# PROBLEM:
Return exactly those lines of the material below that fall between the line holding "What is var(W)?" and the line holding "Two discrete random", inclusive.
++++ RECORDS FOR THIS EXERCISE ++++
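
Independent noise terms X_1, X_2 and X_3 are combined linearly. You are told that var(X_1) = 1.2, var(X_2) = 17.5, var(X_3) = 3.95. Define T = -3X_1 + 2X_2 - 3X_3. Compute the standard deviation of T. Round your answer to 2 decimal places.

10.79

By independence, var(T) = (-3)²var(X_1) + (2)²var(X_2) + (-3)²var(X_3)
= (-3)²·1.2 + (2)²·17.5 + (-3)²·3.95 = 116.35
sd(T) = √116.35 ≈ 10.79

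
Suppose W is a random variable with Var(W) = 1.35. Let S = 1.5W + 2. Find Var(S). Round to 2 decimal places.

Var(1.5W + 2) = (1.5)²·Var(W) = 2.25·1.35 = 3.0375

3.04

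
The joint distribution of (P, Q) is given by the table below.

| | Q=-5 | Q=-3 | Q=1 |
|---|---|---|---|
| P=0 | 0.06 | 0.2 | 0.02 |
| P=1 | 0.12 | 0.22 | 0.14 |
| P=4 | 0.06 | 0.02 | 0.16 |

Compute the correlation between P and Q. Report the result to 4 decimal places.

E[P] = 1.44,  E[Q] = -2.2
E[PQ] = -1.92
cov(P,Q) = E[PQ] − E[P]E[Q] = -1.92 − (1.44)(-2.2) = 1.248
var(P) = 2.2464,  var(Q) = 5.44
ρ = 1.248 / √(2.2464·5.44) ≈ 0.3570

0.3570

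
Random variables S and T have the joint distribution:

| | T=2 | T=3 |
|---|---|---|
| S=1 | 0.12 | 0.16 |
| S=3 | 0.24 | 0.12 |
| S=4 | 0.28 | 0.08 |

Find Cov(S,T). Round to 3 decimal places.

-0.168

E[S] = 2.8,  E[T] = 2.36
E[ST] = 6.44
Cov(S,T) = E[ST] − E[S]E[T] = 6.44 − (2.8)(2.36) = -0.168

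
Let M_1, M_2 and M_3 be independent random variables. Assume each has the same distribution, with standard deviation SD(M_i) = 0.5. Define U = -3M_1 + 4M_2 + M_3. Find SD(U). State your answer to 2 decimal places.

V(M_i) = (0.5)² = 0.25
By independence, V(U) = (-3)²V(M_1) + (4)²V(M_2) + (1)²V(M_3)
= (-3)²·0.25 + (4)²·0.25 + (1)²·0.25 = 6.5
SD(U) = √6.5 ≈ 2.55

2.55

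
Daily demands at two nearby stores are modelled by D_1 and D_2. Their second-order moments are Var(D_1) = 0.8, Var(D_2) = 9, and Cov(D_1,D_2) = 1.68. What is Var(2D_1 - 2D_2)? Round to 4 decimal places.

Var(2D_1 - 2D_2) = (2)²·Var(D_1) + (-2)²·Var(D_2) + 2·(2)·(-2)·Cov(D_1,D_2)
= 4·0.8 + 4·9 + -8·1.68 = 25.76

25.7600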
++++
++++ RECORDS FOR THIS EXERCISE ++++
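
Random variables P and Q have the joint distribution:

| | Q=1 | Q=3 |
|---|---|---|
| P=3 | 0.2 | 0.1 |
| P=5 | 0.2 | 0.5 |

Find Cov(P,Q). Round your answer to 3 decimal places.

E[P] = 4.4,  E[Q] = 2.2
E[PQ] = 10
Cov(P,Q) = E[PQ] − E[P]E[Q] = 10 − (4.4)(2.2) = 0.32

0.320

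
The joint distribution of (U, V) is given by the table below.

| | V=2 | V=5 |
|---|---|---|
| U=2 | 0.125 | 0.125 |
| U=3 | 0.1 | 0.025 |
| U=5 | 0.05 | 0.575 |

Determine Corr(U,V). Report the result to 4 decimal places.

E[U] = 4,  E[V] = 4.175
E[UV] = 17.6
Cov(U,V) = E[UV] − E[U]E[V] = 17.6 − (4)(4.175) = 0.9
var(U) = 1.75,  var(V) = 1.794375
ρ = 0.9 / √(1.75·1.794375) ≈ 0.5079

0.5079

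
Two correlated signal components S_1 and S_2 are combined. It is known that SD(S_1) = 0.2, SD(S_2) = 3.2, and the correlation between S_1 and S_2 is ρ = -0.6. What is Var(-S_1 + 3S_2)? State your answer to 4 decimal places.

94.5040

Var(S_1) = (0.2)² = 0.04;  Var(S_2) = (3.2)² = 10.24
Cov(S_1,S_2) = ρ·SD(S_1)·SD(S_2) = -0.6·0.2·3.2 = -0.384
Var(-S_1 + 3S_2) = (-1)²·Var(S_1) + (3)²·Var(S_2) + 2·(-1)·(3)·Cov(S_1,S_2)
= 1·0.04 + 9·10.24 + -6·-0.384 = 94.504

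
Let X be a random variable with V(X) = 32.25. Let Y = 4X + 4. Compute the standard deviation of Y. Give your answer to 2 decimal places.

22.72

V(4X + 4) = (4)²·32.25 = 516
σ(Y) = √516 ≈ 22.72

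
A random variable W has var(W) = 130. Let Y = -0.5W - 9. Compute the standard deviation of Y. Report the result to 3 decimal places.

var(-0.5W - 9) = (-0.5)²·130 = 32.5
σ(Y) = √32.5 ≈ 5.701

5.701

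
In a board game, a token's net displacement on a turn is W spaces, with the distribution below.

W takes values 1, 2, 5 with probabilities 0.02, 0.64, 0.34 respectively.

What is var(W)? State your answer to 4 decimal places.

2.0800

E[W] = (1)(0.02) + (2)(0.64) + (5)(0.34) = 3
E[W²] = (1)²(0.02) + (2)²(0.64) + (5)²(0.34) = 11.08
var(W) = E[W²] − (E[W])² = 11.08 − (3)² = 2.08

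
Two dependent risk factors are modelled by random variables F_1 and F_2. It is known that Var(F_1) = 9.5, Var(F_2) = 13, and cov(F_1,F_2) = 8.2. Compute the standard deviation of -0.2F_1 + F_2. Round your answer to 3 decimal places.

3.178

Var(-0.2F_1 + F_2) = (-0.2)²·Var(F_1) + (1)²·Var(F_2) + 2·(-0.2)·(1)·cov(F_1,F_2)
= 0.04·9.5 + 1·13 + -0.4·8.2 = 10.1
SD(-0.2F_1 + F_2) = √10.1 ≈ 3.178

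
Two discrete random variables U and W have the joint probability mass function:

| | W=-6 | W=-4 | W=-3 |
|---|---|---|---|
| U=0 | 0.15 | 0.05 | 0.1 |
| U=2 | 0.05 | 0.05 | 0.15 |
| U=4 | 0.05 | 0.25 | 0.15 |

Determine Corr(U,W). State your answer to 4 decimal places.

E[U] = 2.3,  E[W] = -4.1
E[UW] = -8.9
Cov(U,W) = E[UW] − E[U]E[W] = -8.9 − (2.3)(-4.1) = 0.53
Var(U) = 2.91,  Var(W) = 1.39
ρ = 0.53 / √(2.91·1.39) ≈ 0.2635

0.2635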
++++
++++ RECORDS FOR THIS EXERCISE ++++
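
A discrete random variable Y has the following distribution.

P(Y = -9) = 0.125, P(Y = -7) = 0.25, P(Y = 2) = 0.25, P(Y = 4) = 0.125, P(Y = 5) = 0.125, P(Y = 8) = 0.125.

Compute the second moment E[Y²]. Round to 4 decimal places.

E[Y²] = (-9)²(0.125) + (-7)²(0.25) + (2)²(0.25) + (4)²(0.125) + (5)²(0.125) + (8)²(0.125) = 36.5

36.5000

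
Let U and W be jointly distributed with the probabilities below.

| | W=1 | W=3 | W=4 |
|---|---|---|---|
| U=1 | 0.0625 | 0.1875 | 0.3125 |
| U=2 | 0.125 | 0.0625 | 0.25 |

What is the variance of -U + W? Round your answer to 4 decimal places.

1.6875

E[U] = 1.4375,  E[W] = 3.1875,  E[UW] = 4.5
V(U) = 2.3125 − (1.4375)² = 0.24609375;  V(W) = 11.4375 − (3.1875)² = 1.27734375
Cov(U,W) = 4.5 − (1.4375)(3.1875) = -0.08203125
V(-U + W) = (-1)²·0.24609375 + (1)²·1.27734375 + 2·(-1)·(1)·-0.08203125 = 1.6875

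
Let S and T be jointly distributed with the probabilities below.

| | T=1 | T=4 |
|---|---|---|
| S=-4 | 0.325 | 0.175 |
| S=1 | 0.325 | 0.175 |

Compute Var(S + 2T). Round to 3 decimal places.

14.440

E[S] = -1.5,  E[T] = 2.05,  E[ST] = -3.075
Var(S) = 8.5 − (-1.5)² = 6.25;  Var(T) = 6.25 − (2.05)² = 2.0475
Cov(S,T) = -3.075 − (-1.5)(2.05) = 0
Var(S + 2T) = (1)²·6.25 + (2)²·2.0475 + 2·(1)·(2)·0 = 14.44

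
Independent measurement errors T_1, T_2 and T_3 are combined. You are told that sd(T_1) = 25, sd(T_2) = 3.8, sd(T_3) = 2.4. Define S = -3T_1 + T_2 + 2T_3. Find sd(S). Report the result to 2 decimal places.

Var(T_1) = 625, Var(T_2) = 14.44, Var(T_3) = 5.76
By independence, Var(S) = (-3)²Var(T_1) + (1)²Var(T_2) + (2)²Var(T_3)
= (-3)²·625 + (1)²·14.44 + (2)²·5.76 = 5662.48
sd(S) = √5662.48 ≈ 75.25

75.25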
++++
# ANSWER SPACE:
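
What is var(W)? State your answer to 4 decimal places.

2.0800

E[W] = (1)(0.02) + (2)(0.64) + (5)(0.34) = 3
E[W²] = (1)²(0.02) + (2)²(0.64) + (5)²(0.34) = 11.08
var(W) = E[W²] − (E[W])² = 11.08 − (3)² = 2.08

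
Two dependent risk factors are modelled by random variables F_1 and F_2. It is known that Var(F_1) = 9.5, Var(F_2) = 13, and cov(F_1,F_2) = 8.2. Compute the standard deviation of -0.2F_1 + F_2. Round your answer to 3 decimal places.

3.178

Var(-0.2F_1 + F_2) = (-0.2)²·Var(F_1) + (1)²·Var(F_2) + 2·(-0.2)·(1)·cov(F_1,F_2)
= 0.04·9.5 + 1·13 + -0.4·8.2 = 10.1
SD(-0.2F_1 + F_2) = √10.1 ≈ 3.178

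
Two discrete random variables U and W have the joint probability mass function: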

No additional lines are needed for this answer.